DIRECTIONS FOR THIS TASK —
Return the whole listing exactly as written.

:::

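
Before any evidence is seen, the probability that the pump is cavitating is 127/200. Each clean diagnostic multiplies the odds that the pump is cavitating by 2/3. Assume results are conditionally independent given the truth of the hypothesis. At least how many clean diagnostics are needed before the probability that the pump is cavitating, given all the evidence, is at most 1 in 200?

Prior odds = 0.635/0.365 = 127/73.
Likelihood ratio per clean diagnostic = 2/3.
Target odds: 0.005 ÷ 0.995 = 1/199.
Require (2/3)ⁿ ≤ 1/199 ÷ (127/73) = 73/25273.
(2/3)¹⁴ = 16384/4782969 is still above 73/25273 but (2/3)¹⁵ = 32768/14348907 is at or below it, so n = 15.

15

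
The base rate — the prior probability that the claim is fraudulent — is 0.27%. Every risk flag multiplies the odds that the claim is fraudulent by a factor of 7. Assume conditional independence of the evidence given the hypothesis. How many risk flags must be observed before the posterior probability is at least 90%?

Prior odds: 0.0027 ÷ 0.9973 = 27/9973.
Likelihood ratio per risk flag = 7.
Target odds: 0.9 ÷ 0.1 = 9.
Need (27/9973) × 7ⁿ ≥ 9, i.e. 7ⁿ ≥ 9973/3.
7⁴ = 2401 falls short of 9973/3 but 7⁵ = 16807 reaches it, so n = 5.

5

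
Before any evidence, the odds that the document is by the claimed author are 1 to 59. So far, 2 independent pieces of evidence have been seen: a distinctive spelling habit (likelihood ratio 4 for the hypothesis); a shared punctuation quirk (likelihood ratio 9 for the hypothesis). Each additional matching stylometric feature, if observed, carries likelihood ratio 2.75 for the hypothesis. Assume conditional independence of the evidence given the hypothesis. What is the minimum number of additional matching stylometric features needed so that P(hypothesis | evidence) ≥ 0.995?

6

Prior odds = 1/59.
Combined Bayes factor of the evidence already in hand = 4 × 9 = 36.
Odds after that evidence = (1/59) × 36 = 36/59.
Target odds = 0.995/0.005 = 199.
Need 2.75ⁿ ≥ 199 ÷ (36/59) = 11741/36.
2.75⁵ = 161051/1024 falls short of 11741/36 but 2.75⁶ = 1771561/4096 reaches it, so n = 6.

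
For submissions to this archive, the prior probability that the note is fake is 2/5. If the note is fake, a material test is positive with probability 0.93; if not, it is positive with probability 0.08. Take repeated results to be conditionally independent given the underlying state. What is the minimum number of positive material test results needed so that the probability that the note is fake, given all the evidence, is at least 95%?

Prior odds: 0.4 ÷ 0.6 = 2/3.
Likelihood ratio of a positive = 0.93/0.08 = 11.625.
Target odds: 0.95 ÷ 0.05 = 19.
Require 11.625ⁿ ≥ 19 ÷ (2/3) = 28.5.
11.625¹ = 11.625 falls short of 28.5 but 11.625² = 135.140625 reaches it, so n = 2.

2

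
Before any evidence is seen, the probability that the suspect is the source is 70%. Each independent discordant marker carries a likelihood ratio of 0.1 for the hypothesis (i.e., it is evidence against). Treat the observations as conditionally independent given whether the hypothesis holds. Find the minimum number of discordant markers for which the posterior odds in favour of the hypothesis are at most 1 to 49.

3

Prior odds: 0.7 ÷ 0.3 = 7/3.
Likelihood ratio per discordant marker = 0.1.
Target odds = 1/49.
Require 0.1ⁿ ≤ 1/49 ÷ (7/3) = 3/343.
0.1² = 0.01 is still above 3/343 but 0.1³ = 0.001 is at or below it, so n = 3.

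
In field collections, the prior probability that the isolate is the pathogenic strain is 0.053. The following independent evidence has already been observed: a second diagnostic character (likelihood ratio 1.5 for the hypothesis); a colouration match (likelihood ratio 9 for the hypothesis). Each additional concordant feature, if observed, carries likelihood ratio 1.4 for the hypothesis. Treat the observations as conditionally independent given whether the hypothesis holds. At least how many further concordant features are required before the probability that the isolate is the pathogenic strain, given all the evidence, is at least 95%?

Prior odds = 0.053/0.947 = 53/947.
Combined Bayes factor of the evidence already in hand = 1.5 × 9 = 13.5.
Odds after that evidence = (53/947) × 13.5 = 1431/1894.
Target odds = 0.95/0.05 = 19.
Need 1.4ⁿ ≥ 19 ÷ (1431/1894) = 35986/1431.
1.4⁹ = 40353607/1953125 falls short of 35986/1431 but 1.4¹⁰ = 282475249/9765625 reaches it, so n = 10.

10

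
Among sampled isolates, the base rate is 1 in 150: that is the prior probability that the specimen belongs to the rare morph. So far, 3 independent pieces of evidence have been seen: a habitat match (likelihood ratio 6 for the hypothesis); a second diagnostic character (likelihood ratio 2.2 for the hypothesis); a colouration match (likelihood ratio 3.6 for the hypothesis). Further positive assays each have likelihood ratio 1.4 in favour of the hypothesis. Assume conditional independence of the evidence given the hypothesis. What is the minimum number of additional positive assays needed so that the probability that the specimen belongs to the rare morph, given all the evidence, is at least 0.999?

24

Prior odds = (1/150)/(149/150) = 1/149.
Combined Bayes factor of the evidence already in hand = 6 × 2.2 × 3.6 = 47.52.
Odds after that evidence = (1/149) × 47.52 = 1188/3725.
Target odds = 0.999/0.001 = 999.
Need 1.4ⁿ ≥ 999 ÷ (1188/3725) = 137825/44.
1.4²³ ≈2295.86 falls short of 137825/44 but 1.4²⁴ ≈3214.2 reaches it, so n = 24.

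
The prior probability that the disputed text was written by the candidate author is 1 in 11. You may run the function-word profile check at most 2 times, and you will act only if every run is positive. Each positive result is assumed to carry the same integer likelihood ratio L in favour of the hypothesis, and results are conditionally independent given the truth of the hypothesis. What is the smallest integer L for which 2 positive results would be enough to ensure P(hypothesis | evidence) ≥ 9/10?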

:::

SOLUTION TO THIS EXERCISE —
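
Before any evidence is seen, the probability that the pump is cavitating is 127/200. Each clean diagnostic multiplies the odds that the pump is cavitating by 2/3. Assume results are conditionally independent given the truth of the hypothesis. At least how many clean diagnostics are needed before the probability that the pump is cavitating, given all the evidence, is at most 1 in 200?

Prior odds = 0.635/0.365 = 127/73.
Likelihood ratio per clean diagnostic = 2/3.
Target odds: 0.005 ÷ 0.995 = 1/199.
Require (2/3)ⁿ ≤ 1/199 ÷ (127/73) = 73/25273.
(2/3)¹⁴ = 16384/4782969 is still above 73/25273 but (2/3)¹⁵ = 32768/14348907 is at or below it, so n = 15.

15

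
The base rate — the prior probability that the claim is fraudulent — is 0.27%. Every risk flag multiplies the odds that the claim is fraudulent by a factor of 7. Assume conditional independence of the evidence given the hypothesis. How many risk flags must be observed before the posterior probability is at least 90%?

Prior odds: 0.0027 ÷ 0.9973 = 27/9973.
Likelihood ratio per risk flag = 7.
Target odds: 0.9 ÷ 0.1 = 9.
Need (27/9973) × 7ⁿ ≥ 9, i.e. 7ⁿ ≥ 9973/3.
7⁴ = 2401 falls short of 9973/3 but 7⁵ = 16807 reaches it, so n = 5.

5

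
Before any evidence, the odds that the document is by the claimed author are 1 to 59. So far, 2 independent pieces of evidence have been seen: a distinctive spelling habit (likelihood ratio 4 for the hypothesis); a shared punctuation quirk (likelihood ratio 9 for the hypothesis). Each additional matching stylometric feature, if observed, carries likelihood ratio 2.75 for the hypothesis. Assume conditional independence of the evidence given the hypothesis. What is the minimum number of additional matching stylometric features needed so that P(hypothesis | evidence) ≥ 0.995?

6

Prior odds = 1/59.
Combined Bayes factor of the evidence already in hand = 4 × 9 = 36.
Odds after that evidence = (1/59) × 36 = 36/59.
Target odds = 0.995/0.005 = 199.
Need 2.75ⁿ ≥ 199 ÷ (36/59) = 11741/36.
2.75⁵ = 161051/1024 falls short of 11741/36 but 2.75⁶ = 1771561/4096 reaches it, so n = 6.

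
For submissions to this archive, the prior probability that the note is fake is 2/5. If the note is fake, a material test is positive with probability 0.93; if not, it is positive with probability 0.08. Take repeated results to be conditionally independent given the underlying state. What is the minimum number of positive material test results needed so that the probability that the note is fake, given all the evidence, is at least 95%?

Prior odds: 0.4 ÷ 0.6 = 2/3.
Likelihood ratio of a positive = 0.93/0.08 = 11.625.
Target odds: 0.95 ÷ 0.05 = 19.
Require 11.625ⁿ ≥ 19 ÷ (2/3) = 28.5.
11.625¹ = 11.625 falls short of 28.5 but 11.625² = 135.140625 reaches it, so n = 2.

2

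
Before any evidence is seen, the probability that the suspect is the source is 70%. Each independent discordant marker carries a likelihood ratio of 0.1 for the hypothesis (i.e., it is evidence against). Treat the observations as conditionally independent given whether the hypothesis holds. Find the minimum number of discordant markers for which the posterior odds in favour of the hypothesis are at most 1 to 49.

3

Prior odds: 0.7 ÷ 0.3 = 7/3.
Likelihood ratio per discordant marker = 0.1.
Target odds = 1/49.
Require 0.1ⁿ ≤ 1/49 ÷ (7/3) = 3/343.
0.1² = 0.01 is still above 3/343 but 0.1³ = 0.001 is at or below it, so n = 3.

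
In field collections, the prior probability that the isolate is the pathogenic strain is 0.053. The following independent evidence has already been observed: a second diagnostic character (likelihood ratio 1.5 for the hypothesis); a colouration match (likelihood ratio 9 for the hypothesis). Each additional concordant feature, if observed, carries likelihood ratio 1.4 for the hypothesis. Treat the observations as conditionally independent given whether the hypothesis holds. At least how many further concordant features are required before the probability that the isolate is the pathogenic strain, given all the evidence, is at least 95%?

Prior odds = 0.053/0.947 = 53/947.
Combined Bayes factor of the evidence already in hand = 1.5 × 9 = 13.5.
Odds after that evidence = (53/947) × 13.5 = 1431/1894.
Target odds = 0.95/0.05 = 19.
Need 1.4ⁿ ≥ 19 ÷ (1431/1894) = 35986/1431.
1.4⁹ = 40353607/1953125 falls short of 35986/1431 but 1.4¹⁰ = 282475249/9765625 reaches it, so n = 10.

10

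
Among sampled isolates, the base rate is 1 in 150: that is the prior probability that the specimen belongs to the rare morph. So far, 3 independent pieces of evidence have been seen: a habitat match (likelihood ratio 6 for the hypothesis); a second diagnostic character (likelihood ratio 2.2 for the hypothesis); a colouration match (likelihood ratio 3.6 for the hypothesis). Further positive assays each have likelihood ratio 1.4 in favour of the hypothesis. Assume conditional independence of the evidence given the hypothesis. What is the minimum number of additional positive assays needed so that the probability that the specimen belongs to the rare morph, given all the evidence, is at least 0.999?

24

Prior odds = (1/150)/(149/150) = 1/149.
Combined Bayes factor of the evidence already in hand = 6 × 2.2 × 3.6 = 47.52.
Odds after that evidence = (1/149) × 47.52 = 1188/3725.
Target odds = 0.999/0.001 = 999.
Need 1.4ⁿ ≥ 999 ÷ (1188/3725) = 137825/44.
1.4²³ ≈2295.86 falls short of 137825/44 but 1.4²⁴ ≈3214.2 reaches it, so n = 24.

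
The prior probability that the disputed text was written by the candidate author is 1 in 11. You may run the function-word profile check at most 2 times, and you will act only if every run is positive. Each positive result is assumed to carry the same integer likelihood ratio L in favour of the hypothesis, and results are conditionally independent given the truth of the hypothesis. What is the smallest integer L for which 2 positive results would be enough to ensure P(hypothesis | evidence) ≥ 9/10?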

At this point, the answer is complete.